=== Goal of the exercise ===
In the records that follow, find the line with "θ = 10° → x = 260.1843 mm"; from there, retype every line exactly through the line with "θ = 150° → x = 165.4604 mm", which also belongs to the answer.

BEGIN Supplied data

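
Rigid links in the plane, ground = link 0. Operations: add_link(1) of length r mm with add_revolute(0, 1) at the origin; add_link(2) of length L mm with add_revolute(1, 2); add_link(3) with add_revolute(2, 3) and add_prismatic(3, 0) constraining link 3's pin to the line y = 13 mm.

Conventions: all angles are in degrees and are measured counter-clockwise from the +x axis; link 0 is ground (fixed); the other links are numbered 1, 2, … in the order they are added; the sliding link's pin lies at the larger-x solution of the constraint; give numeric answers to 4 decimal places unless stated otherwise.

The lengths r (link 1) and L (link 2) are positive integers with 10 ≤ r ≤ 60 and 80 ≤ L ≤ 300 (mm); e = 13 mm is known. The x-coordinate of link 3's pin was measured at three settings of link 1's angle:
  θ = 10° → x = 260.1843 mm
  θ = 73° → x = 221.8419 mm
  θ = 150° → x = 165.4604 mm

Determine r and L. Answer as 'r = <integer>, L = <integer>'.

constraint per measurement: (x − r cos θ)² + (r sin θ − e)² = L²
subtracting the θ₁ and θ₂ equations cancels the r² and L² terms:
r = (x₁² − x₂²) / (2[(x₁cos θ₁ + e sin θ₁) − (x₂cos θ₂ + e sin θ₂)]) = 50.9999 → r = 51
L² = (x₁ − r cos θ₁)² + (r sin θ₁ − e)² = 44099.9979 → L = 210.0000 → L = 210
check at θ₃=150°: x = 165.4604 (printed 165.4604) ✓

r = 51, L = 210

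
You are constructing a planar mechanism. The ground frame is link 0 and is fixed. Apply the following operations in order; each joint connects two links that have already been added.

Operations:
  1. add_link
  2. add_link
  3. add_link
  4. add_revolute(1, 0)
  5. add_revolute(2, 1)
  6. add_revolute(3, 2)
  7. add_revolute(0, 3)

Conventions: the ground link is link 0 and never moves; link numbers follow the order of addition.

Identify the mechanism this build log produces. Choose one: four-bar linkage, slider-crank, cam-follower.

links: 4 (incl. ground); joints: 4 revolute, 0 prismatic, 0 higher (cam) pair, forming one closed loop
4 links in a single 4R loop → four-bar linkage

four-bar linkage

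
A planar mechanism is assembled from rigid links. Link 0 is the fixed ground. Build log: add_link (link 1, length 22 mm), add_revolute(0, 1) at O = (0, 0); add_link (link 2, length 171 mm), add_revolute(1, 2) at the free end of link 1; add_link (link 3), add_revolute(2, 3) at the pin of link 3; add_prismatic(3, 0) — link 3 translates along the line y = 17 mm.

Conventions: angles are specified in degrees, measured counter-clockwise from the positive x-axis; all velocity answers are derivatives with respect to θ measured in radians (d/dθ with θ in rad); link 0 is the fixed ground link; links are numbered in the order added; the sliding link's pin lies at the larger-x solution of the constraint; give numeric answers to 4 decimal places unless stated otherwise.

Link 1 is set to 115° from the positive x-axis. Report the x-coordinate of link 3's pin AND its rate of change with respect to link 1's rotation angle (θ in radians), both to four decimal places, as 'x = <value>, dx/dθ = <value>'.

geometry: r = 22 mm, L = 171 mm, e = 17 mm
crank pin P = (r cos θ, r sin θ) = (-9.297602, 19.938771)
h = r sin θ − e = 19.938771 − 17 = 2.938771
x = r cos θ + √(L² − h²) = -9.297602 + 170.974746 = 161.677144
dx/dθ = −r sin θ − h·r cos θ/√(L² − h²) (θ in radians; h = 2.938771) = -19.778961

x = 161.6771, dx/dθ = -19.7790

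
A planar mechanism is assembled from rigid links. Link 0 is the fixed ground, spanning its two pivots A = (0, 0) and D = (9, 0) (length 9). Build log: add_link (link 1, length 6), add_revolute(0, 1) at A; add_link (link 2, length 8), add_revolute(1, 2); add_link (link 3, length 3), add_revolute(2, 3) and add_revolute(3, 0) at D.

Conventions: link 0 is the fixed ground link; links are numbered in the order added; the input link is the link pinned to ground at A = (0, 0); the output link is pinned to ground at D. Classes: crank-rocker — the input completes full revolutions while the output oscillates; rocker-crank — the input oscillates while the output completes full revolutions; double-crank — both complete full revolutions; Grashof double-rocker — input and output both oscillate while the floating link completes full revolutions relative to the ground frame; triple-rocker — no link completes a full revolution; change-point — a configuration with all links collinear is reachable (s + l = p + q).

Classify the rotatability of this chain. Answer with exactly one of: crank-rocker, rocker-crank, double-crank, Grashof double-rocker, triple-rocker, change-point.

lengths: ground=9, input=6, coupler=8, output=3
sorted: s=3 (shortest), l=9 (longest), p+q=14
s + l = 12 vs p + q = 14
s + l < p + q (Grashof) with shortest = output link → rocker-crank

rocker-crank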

END Supplied data
BEGIN Supplied data

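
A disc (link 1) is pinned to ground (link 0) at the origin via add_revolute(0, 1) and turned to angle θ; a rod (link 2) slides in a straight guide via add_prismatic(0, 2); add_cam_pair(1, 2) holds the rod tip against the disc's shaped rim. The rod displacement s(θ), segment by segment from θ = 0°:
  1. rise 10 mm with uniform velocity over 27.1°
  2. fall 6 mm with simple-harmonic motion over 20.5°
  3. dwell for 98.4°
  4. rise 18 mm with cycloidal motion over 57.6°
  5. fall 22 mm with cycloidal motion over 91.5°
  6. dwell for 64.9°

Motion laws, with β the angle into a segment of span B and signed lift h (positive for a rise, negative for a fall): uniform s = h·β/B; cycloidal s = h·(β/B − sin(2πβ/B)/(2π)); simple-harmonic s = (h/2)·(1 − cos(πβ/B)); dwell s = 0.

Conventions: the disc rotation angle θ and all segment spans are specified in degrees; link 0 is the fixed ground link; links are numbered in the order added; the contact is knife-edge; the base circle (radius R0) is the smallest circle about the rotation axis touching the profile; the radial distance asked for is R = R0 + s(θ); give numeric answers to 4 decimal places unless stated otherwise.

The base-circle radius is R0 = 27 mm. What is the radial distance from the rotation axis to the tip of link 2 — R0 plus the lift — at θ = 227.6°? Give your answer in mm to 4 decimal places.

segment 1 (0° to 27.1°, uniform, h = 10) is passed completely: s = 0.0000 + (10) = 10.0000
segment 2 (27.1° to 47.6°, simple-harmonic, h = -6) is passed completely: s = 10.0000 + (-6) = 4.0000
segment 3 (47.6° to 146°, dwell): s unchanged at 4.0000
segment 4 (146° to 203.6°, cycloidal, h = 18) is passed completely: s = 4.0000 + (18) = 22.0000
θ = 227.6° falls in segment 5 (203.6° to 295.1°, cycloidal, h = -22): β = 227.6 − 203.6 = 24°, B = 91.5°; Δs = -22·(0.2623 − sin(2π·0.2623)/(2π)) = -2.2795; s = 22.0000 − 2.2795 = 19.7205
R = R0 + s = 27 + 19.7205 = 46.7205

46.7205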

END Supplied data

=== Solution below ===
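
  θ = 10° → x = 260.1843 mm
  θ = 73° → x = 221.8419 mm
  θ = 150° → x = 165.4604 mm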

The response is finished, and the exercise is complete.